DATA SHOWN START

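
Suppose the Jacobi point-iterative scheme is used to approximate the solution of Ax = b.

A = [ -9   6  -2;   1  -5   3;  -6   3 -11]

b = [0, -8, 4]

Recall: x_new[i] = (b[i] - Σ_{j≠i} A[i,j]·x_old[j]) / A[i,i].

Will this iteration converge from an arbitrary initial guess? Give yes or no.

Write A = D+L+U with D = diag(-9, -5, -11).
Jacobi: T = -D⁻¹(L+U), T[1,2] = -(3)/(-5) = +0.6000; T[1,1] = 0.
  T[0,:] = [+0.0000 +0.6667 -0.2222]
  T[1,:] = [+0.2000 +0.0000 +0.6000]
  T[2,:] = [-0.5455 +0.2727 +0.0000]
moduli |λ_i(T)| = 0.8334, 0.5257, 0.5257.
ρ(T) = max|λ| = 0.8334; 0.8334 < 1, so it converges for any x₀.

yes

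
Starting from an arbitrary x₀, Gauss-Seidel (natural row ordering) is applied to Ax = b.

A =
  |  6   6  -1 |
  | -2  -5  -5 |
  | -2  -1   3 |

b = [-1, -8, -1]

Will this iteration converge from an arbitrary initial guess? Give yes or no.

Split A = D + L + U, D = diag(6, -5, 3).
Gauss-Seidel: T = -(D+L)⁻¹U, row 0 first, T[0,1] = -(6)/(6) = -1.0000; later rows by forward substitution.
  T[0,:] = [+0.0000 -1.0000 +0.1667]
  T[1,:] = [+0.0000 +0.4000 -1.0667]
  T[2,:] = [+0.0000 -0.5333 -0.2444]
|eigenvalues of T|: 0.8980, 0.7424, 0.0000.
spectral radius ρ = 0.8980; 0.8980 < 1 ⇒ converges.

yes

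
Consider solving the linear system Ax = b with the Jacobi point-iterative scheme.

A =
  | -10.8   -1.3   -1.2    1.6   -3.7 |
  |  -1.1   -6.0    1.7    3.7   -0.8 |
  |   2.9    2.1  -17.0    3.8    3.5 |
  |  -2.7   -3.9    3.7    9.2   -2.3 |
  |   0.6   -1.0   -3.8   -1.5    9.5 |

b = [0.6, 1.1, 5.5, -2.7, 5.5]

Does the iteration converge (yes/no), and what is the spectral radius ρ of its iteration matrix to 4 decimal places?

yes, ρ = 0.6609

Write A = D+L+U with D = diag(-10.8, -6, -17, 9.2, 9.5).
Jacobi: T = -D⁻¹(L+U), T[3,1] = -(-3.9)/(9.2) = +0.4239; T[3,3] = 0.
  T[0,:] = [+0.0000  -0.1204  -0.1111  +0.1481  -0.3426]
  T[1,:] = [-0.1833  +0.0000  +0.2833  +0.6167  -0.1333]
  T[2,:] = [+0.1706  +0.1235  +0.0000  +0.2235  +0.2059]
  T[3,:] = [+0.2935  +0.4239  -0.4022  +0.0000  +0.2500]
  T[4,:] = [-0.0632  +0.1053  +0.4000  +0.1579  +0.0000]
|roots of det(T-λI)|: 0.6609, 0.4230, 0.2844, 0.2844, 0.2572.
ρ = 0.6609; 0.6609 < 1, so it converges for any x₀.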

DATA SHOWN END
DATA SHOWN START

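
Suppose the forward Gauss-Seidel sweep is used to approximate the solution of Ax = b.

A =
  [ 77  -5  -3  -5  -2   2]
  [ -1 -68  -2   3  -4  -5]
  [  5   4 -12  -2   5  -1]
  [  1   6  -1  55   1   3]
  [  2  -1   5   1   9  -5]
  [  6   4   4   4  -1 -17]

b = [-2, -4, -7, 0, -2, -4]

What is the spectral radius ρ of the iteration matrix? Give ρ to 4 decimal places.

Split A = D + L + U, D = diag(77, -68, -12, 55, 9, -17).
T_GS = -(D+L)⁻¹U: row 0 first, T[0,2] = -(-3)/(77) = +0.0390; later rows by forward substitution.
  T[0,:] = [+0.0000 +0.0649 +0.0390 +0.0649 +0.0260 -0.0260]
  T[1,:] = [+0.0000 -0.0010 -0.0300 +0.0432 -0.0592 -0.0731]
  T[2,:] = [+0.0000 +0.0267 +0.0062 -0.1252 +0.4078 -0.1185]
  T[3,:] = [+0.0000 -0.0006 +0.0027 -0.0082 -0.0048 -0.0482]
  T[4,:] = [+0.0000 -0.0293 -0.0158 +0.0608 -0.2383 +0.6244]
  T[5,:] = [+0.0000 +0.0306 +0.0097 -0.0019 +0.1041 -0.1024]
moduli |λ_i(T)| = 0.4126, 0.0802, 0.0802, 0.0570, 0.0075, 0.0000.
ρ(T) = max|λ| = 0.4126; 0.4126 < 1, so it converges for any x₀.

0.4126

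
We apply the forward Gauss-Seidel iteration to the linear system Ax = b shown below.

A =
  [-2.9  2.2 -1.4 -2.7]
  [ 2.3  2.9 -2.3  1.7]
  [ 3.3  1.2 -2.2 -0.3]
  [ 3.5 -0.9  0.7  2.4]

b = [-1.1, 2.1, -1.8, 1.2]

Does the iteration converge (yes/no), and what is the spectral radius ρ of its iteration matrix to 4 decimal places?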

DATA SHOWN END

→ **WHAT TO DO**: Above are the records. Copy every line in them holding "solution".

→ **RESULT BELOW**:
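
Suppose the Jacobi point-iterative scheme is used to approximate the solution of Ax = b.
Suppose the forward Gauss-Seidel sweep is used to approximate the solution of Ax = b.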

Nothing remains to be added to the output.